*Your instructions*
Once the line containing "Leg 2: commanded heading 124.9°" is found in the entries below, restate it and each following line word for word, stopping after the line containing "Leg 6: commanded heading 148.2°".

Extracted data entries

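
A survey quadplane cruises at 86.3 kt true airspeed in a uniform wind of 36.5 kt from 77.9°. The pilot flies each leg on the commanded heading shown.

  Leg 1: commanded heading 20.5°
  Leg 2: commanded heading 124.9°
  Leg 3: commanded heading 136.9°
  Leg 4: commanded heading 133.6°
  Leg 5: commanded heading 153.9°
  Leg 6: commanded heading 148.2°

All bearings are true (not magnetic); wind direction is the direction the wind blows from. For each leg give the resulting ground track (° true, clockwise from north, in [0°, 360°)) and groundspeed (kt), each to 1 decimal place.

Leg 1: heading 20.5°; drift -24.8° → track 355.7°, groundspeed 73.4 kt
Leg 2: heading 124.9°; drift +23.5° → track 148.4°, groundspeed 67.0 kt
Leg 3: heading 136.9°; drift +24.9° → track 161.8°, groundspeed 74.4 kt
Leg 4: heading 133.6°; drift +24.6° → track 158.2°, groundspeed 72.3 kt
Leg 5: heading 153.9°; drift +24.6° → track 178.5°, groundspeed 85.2 kt
Leg 6: heading 148.2°; drift +24.9° → track 173.1°, groundspeed 81.6 kt

Leg 1: track=355.7°, groundspeed=73.4 kt
Leg 2: track=148.4°, groundspeed=67.0 kt
Leg 3: track=161.8°, groundspeed=74.4 kt
Leg 4: track=158.2°, groundspeed=72.3 kt
Leg 5: track=178.5°, groundspeed=85.2 kt
Leg 6: track=173.1°, groundspeed=81.6 kt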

*Written response*
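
  Leg 2: commanded heading 124.9°
  Leg 3: commanded heading 136.9°
  Leg 4: commanded heading 133.6°
  Leg 5: commanded heading 153.9°
  Leg 6: commanded heading 148.2°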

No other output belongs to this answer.